RECORDS SHOWN Start Marker
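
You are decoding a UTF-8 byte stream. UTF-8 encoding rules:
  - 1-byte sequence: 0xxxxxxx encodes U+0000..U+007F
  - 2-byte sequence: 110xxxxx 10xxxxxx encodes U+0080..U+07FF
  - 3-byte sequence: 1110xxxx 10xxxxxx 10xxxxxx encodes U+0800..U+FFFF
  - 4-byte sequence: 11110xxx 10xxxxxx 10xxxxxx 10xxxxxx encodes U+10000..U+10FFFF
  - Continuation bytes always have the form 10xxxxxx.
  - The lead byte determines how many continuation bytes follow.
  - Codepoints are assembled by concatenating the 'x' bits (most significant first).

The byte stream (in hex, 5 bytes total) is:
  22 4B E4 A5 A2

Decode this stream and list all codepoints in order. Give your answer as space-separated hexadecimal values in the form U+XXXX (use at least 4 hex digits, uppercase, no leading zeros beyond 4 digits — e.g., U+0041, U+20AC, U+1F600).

Answer: U+0022 U+004B U+4962

Derivation:
Byte[0]=22: 1-byte ASCII. cp=U+0022
Byte[1]=4B: 1-byte ASCII. cp=U+004B
Byte[2]=E4: 3-byte lead, need 2 cont bytes. acc=0x4
Byte[3]=A5: continuation. acc=(acc<<6)|0x25=0x125
Byte[4]=A2: continuation. acc=(acc<<6)|0x22=0x4962
Completed: cp=U+4962 (starts at byte 2)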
RECORDS SHOWN End Marker
### WHAT TO PRODUCE
Would you please copy exactly the part of the entries above that begins at the line containing "- 1-byte sequence: 0xxxxxxx" and ends at the line containing "22 4B E4 A5 A2", both lines included?

### TASK OUTPUT
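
  - 1-byte sequence: 0xxxxxxx encodes U+0000..U+007F
  - 2-byte sequence: 110xxxxx 10xxxxxx encodes U+0080..U+07FF
  - 3-byte sequence: 1110xxxx 10xxxxxx 10xxxxxx encodes U+0800..U+FFFF
  - 4-byte sequence: 11110xxx 10xxxxxx 10xxxxxx 10xxxxxx encodes U+10000..U+10FFFF
  - Continuation bytes always have the form 10xxxxxx.
  - The lead byte determines how many continuation bytes follow.
  - Codepoints are assembled by concatenating the 'x' bits (most significant first).

The byte stream (in hex, 5 bytes total) is:
  22 4B E4 A5 A2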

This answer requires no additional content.